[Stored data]

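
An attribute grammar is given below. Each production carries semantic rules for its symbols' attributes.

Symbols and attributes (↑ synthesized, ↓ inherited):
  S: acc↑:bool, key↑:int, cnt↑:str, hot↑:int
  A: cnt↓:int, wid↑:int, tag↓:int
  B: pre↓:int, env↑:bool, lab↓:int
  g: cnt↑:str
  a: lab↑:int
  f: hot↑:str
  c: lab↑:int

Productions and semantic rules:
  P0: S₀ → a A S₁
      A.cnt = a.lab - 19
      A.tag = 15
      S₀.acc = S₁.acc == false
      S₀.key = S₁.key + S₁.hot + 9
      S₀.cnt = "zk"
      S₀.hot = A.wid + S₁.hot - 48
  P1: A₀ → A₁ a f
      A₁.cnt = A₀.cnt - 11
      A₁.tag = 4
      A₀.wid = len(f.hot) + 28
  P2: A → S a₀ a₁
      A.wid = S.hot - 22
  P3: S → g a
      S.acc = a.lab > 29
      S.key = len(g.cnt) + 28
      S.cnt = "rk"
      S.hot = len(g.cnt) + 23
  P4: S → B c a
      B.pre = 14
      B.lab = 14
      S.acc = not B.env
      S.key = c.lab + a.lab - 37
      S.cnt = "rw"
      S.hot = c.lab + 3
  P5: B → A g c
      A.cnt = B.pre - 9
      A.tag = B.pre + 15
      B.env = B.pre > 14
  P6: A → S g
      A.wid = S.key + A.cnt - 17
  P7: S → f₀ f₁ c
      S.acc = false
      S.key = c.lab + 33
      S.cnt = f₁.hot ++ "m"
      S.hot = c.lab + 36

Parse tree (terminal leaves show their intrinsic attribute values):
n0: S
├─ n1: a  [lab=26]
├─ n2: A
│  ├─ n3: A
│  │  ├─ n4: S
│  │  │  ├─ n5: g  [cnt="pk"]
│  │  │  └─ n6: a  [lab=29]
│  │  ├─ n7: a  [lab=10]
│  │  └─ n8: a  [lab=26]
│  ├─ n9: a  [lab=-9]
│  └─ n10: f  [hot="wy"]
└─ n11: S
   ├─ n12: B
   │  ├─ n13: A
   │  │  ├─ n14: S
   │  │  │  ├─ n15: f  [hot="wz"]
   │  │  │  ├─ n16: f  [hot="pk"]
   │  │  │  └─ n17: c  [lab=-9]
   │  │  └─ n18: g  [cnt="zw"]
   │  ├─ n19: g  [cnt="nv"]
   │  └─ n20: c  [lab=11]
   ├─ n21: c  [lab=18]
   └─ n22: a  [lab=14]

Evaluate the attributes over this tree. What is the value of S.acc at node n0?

1. n1.lab = 26  [terminal]
2. n2.cnt = 7  [a.lab - 19]
3. n2.tag = 15  [15]
4. n3.cnt = -4  [A₀.cnt - 11]
5. n3.tag = 4  [4]
6. n5.cnt = "pk"  [terminal]
7. n6.lab = 29  [terminal]
8. n4.acc = false  [a.lab > 29]
9. n4.key = 30  [len(g.cnt) + 28]
10. n4.cnt = "rk"  ["rk"]
11. n4.hot = 25  [len(g.cnt) + 23]
12. n7.lab = 10  [terminal]
13. n8.lab = 26  [terminal]
14. n3.wid = 3  [S.hot - 22]
15. n9.lab = -9  [terminal]
16. n10.hot = "wy"  [terminal]
17. n2.wid = 30  [len(f.hot) + 28]
18. n12.pre = 14  [14]
19. n12.lab = 14  [14]
20. n13.cnt = 5  [B.pre - 9]
21. n13.tag = 29  [B.pre + 15]
22. n15.hot = "wz"  [terminal]
23. n16.hot = "pk"  [terminal]
24. n17.lab = -9  [terminal]
25. n14.acc = false  [false]
26. n14.key = 24  [c.lab + 33]
27. n14.cnt = "pkm"  [f₁.hot ++ "m"]
28. n14.hot = 27  [c.lab + 36]
29. n18.cnt = "zw"  [terminal]
30. n13.wid = 12  [S.key + A.cnt - 17]
31. n19.cnt = "nv"  [terminal]
32. n20.lab = 11  [terminal]
33. n12.env = false  [B.pre > 14]
34. n21.lab = 18  [terminal]
35. n22.lab = 14  [terminal]
36. n11.acc = true  [not B.env]
37. n11.key = -5  [c.lab + a.lab - 37]
38. n11.cnt = "rw"  ["rw"]
39. n11.hot = 21  [c.lab + 3]
40. n0.acc = false  [S₁.acc == false]
41. n0.key = 25  [S₁.key + S₁.hot + 9]
42. n0.cnt = "zk"  ["zk"]
43. n0.hot = 3  [A.wid + S₁.hot - 48]

false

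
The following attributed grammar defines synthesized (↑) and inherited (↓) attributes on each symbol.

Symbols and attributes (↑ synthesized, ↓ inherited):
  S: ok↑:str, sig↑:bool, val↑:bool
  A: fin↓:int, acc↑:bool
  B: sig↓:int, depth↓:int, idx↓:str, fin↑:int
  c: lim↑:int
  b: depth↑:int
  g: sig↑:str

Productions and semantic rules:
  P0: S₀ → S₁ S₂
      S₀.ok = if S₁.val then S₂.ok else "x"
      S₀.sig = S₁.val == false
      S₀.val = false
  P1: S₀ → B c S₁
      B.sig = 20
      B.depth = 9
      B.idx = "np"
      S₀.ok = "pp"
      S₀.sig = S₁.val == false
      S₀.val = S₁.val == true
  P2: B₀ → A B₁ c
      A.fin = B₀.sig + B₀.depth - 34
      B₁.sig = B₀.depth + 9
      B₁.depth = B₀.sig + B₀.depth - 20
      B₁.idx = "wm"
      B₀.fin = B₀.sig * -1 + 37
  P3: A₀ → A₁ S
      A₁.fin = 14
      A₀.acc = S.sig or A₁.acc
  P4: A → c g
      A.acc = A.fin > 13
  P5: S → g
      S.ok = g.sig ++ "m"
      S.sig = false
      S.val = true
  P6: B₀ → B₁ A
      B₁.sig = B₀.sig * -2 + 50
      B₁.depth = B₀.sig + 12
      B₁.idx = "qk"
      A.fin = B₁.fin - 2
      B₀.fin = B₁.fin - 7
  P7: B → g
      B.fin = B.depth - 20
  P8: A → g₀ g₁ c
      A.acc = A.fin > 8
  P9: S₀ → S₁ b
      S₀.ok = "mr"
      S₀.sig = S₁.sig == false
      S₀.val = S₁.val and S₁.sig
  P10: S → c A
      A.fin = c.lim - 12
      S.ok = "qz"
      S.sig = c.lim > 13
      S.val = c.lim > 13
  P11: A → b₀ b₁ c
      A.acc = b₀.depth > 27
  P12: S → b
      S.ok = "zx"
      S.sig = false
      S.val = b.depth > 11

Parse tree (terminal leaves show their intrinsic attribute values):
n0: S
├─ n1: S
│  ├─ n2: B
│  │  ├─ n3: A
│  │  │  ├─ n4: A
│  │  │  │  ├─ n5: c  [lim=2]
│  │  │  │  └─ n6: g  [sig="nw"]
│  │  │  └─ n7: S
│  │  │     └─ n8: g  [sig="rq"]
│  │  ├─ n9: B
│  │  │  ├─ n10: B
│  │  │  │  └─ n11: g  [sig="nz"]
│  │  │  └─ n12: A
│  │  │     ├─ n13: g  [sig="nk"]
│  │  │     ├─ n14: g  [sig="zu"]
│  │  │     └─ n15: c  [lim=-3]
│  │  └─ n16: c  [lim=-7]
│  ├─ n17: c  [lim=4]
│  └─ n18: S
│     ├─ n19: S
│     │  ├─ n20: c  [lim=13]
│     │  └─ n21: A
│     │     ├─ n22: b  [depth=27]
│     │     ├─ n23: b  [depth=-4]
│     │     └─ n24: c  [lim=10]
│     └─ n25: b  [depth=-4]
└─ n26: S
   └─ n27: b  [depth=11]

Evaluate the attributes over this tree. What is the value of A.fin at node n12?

1. n2.sig = 20  [20]
2. n2.depth = 9  [9]
3. n2.idx = "np"  ["np"]
4. n3.fin = -5  [B₀.sig + B₀.depth - 34]
5. n4.fin = 14  [14]
6. n5.lim = 2  [terminal]
7. n6.sig = "nw"  [terminal]
8. n4.acc = true  [A.fin > 13]
9. n8.sig = "rq"  [terminal]
10. n7.ok = "rqm"  [g.sig ++ "m"]
11. n7.sig = false  [false]
12. n7.val = true  [true]
13. n3.acc = true  [S.sig or A₁.acc]
14. n9.sig = 18  [B₀.depth + 9]
15. n9.depth = 9  [B₀.sig + B₀.depth - 20]
16. n9.idx = "wm"  ["wm"]
17. n10.sig = 14  [B₀.sig * -2 + 50]
18. n10.depth = 30  [B₀.sig + 12]
19. n10.idx = "qk"  ["qk"]
20. n11.sig = "nz"  [terminal]
21. n10.fin = 10  [B.depth - 20]
22. n12.fin = 8  [B₁.fin - 2]
23. n13.sig = "nk"  [terminal]
24. n14.sig = "zu"  [terminal]
25. n15.lim = -3  [terminal]
26. n12.acc = false  [A.fin > 8]
27. n9.fin = 3  [B₁.fin - 7]
28. n16.lim = -7  [terminal]
29. n2.fin = 17  [B₀.sig * -1 + 37]
30. n17.lim = 4  [terminal]
31. n20.lim = 13  [terminal]
32. n21.fin = 1  [c.lim - 12]
33. n22.depth = 27  [terminal]
34. n23.depth = -4  [terminal]
35. n24.lim = 10  [terminal]
36. n21.acc = false  [b₀.depth > 27]
37. n19.ok = "qz"  ["qz"]
38. n19.sig = false  [c.lim > 13]
39. n19.val = false  [c.lim > 13]
40. n25.depth = -4  [terminal]
41. n18.ok = "mr"  ["mr"]
42. n18.sig = true  [S₁.sig == false]
43. n18.val = false  [S₁.val and S₁.sig]
44. n1.ok = "pp"  ["pp"]
45. n1.sig = true  [S₁.val == false]
46. n1.val = false  [S₁.val == true]
47. n27.depth = 11  [terminal]
48. n26.ok = "zx"  ["zx"]
49. n26.sig = false  [false]
50. n26.val = false  [b.depth > 11]
51. n0.ok = "x"  [if S₁.val then S₂.ok else "x"]
52. n0.sig = true  [S₁.val == false]
53. n0.val = false  [false]

8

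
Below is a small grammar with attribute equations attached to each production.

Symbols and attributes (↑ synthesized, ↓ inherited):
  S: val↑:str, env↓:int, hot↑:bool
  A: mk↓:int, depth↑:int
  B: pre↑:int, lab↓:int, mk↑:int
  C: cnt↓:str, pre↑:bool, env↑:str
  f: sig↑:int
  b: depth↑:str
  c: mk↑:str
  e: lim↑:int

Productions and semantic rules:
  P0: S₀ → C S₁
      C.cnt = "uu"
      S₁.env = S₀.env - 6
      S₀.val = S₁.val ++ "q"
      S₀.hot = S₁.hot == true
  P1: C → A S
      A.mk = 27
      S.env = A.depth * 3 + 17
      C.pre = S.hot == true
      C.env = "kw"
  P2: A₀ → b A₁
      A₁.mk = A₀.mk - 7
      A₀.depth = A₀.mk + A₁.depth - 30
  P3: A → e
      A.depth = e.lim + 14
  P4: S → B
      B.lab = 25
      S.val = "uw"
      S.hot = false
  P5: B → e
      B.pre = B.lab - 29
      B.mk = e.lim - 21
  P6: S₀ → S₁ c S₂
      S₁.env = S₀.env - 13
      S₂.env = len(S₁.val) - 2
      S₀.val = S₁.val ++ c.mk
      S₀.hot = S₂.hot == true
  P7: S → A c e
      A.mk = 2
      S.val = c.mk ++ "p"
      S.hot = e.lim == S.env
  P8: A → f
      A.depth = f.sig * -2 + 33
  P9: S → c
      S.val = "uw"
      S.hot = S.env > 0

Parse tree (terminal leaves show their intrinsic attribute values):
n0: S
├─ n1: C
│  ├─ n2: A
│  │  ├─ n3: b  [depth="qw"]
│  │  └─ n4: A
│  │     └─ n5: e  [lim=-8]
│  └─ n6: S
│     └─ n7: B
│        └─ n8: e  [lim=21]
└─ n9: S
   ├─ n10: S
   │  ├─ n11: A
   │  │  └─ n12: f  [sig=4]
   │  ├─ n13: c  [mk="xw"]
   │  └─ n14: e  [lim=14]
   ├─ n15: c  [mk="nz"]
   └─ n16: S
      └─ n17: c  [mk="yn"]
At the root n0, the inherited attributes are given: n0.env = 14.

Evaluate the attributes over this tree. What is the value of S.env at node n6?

1. n0.env = 14  [given at root]
2. n1.cnt = "uu"  ["uu"]
3. n2.mk = 27  [27]
4. n3.depth = "qw"  [terminal]
5. n4.mk = 20  [A₀.mk - 7]
6. n5.lim = -8  [terminal]
7. n4.depth = 6  [e.lim + 14]
8. n2.depth = 3  [A₀.mk + A₁.depth - 30]
9. n6.env = 26  [A.depth * 3 + 17]
10. n7.lab = 25  [25]
11. n8.lim = 21  [terminal]
12. n7.pre = -4  [B.lab - 29]
13. n7.mk = 0  [e.lim - 21]
14. n6.val = "uw"  ["uw"]
15. n6.hot = false  [false]
16. n1.pre = false  [S.hot == true]
17. n1.env = "kw"  ["kw"]
18. n9.env = 8  [S₀.env - 6]
19. n10.env = -5  [S₀.env - 13]
20. n11.mk = 2  [2]
21. n12.sig = 4  [terminal]
22. n11.depth = 25  [f.sig * -2 + 33]
23. n13.mk = "xw"  [terminal]
24. n14.lim = 14  [terminal]
25. n10.val = "xwp"  [c.mk ++ "p"]
26. n10.hot = false  [e.lim == S.env]
27. n15.mk = "nz"  [terminal]
28. n16.env = 1  [len(S₁.val) - 2]
29. n17.mk = "yn"  [terminal]
30. n16.val = "uw"  ["uw"]
31. n16.hot = true  [S.env > 0]
32. n9.val = "xwpnz"  [S₁.val ++ c.mk]
33. n9.hot = true  [S₂.hot == true]
34. n0.val = "xwpnzq"  [S₁.val ++ "q"]
35. n0.hot = true  [S₁.hot == true]

26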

What you need to do:
Above are some records. Copy each of their lines that holds the string "bool".

Result:
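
  S: acc↑:bool, key↑:int, cnt↑:str, hot↑:int
  B: pre↓:int, env↑:bool, lab↓:int
  S: ok↑:str, sig↑:bool, val↑:bool
  A: fin↓:int, acc↑:bool
  S: val↑:str, env↓:int, hot↑:bool
  C: cnt↓:str, pre↑:bool, env↑:str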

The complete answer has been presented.